-- MATERIALS PROVIDED follows --

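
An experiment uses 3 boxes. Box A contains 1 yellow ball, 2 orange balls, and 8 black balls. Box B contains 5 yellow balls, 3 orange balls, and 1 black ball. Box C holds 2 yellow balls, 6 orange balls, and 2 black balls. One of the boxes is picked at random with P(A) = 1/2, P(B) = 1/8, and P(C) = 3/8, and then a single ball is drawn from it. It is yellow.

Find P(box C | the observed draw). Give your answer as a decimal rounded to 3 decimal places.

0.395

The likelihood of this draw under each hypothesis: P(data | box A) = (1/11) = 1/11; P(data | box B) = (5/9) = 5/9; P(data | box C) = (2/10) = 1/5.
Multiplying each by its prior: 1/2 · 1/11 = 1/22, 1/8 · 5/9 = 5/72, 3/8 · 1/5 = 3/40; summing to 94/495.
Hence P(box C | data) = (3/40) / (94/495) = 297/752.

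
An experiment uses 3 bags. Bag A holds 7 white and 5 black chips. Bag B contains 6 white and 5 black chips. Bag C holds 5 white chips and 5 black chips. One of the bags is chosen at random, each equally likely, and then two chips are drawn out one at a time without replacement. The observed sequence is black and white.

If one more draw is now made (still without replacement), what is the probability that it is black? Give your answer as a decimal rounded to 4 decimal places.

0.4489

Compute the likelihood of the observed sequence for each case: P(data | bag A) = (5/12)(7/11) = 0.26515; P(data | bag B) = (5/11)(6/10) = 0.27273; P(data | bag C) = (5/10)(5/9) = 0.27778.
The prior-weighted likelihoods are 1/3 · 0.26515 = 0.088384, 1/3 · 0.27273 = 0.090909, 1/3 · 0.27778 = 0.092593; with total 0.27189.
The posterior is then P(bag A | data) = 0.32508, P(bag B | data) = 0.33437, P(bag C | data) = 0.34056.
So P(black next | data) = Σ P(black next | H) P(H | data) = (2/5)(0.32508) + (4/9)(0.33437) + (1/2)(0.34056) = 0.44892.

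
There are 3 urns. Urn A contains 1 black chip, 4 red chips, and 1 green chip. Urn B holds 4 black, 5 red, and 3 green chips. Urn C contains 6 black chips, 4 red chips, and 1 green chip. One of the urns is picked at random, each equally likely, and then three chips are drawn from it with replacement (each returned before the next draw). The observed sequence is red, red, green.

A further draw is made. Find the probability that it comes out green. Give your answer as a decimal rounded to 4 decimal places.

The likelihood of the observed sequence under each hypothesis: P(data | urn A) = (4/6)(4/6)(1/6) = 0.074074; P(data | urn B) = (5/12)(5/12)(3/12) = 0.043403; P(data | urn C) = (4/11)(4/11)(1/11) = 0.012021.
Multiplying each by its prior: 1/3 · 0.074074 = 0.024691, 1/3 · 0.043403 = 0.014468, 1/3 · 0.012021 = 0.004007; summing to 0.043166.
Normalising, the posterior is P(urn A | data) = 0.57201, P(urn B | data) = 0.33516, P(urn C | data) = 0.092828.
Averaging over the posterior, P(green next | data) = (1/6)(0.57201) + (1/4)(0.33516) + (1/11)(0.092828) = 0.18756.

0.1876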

-- MATERIALS PROVIDED concluded --

• **WORK INSTRUCTION**
Produce a verbatim copy of each record above.

• **WRITTEN RESPONSE**
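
An experiment uses 3 boxes. Box A contains 1 yellow ball, 2 orange balls, and 8 black balls. Box B contains 5 yellow balls, 3 orange balls, and 1 black ball. Box C holds 2 yellow balls, 6 orange balls, and 2 black balls. One of the boxes is picked at random with P(A) = 1/2, P(B) = 1/8, and P(C) = 3/8, and then a single ball is drawn from it. It is yellow.

Find P(box C | the observed draw). Give your answer as a decimal rounded to 3 decimal places.

0.395

The likelihood of this draw under each hypothesis: P(data | box A) = (1/11) = 1/11; P(data | box B) = (5/9) = 5/9; P(data | box C) = (2/10) = 1/5.
Multiplying each by its prior: 1/2 · 1/11 = 1/22, 1/8 · 5/9 = 5/72, 3/8 · 1/5 = 3/40; summing to 94/495.
Hence P(box C | data) = (3/40) / (94/495) = 297/752.

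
An experiment uses 3 bags. Bag A holds 7 white and 5 black chips. Bag B contains 6 white and 5 black chips. Bag C holds 5 white chips and 5 black chips. One of the bags is chosen at random, each equally likely, and then two chips are drawn out one at a time without replacement. The observed sequence is black and white.

If one more draw is now made (still without replacement), what is the probability that it is black? Give your answer as a decimal rounded to 4 decimal places.

0.4489

Compute the likelihood of the observed sequence for each case: P(data | bag A) = (5/12)(7/11) = 0.26515; P(data | bag B) = (5/11)(6/10) = 0.27273; P(data | bag C) = (5/10)(5/9) = 0.27778.
The prior-weighted likelihoods are 1/3 · 0.26515 = 0.088384, 1/3 · 0.27273 = 0.090909, 1/3 · 0.27778 = 0.092593; with total 0.27189.
The posterior is then P(bag A | data) = 0.32508, P(bag B | data) = 0.33437, P(bag C | data) = 0.34056.
So P(black next | data) = Σ P(black next | H) P(H | data) = (2/5)(0.32508) + (4/9)(0.33437) + (1/2)(0.34056) = 0.44892.

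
There are 3 urns. Urn A contains 1 black chip, 4 red chips, and 1 green chip. Urn B holds 4 black, 5 red, and 3 green chips. Urn C contains 6 black chips, 4 red chips, and 1 green chip. One of the urns is picked at random, each equally likely, and then three chips are drawn from it with replacement (each returned before the next draw). The observed sequence is red, red, green.

A further draw is made. Find the probability that it comes out green. Give your answer as a decimal rounded to 4 decimal places.

The likelihood of the observed sequence under each hypothesis: P(data | urn A) = (4/6)(4/6)(1/6) = 0.074074; P(data | urn B) = (5/12)(5/12)(3/12) = 0.043403; P(data | urn C) = (4/11)(4/11)(1/11) = 0.012021.
Multiplying each by its prior: 1/3 · 0.074074 = 0.024691, 1/3 · 0.043403 = 0.014468, 1/3 · 0.012021 = 0.004007; summing to 0.043166.
Normalising, the posterior is P(urn A | data) = 0.57201, P(urn B | data) = 0.33516, P(urn C | data) = 0.092828.
Averaging over the posterior, P(green next | data) = (1/6)(0.57201) + (1/4)(0.33516) + (1/11)(0.092828) = 0.18756.

0.1876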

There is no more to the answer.